▼

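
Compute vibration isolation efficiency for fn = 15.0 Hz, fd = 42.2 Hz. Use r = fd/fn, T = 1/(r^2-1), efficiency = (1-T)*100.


r = 42.2 / 15.0 = 2.81333
r^2 - 1 = 2.81333^2 - 1 = 6.91483
T = 1/6.91483 = 0.144617
Efficiency = (1 - 0.144617)*100 = 85.538 %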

▲

PROBLEM STATEMENT: This exercise calls for every record above to be written out again exactly.

TASK RESPONSE:
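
Compute vibration isolation efficiency for fn = 15.0 Hz, fd = 42.2 Hz. Use r = fd/fn, T = 1/(r^2-1), efficiency = (1-T)*100.


r = 42.2 / 15.0 = 2.81333
r^2 - 1 = 2.81333^2 - 1 = 6.91483
T = 1/6.91483 = 0.144617
Efficiency = (1 - 0.144617)*100 = 85.538 %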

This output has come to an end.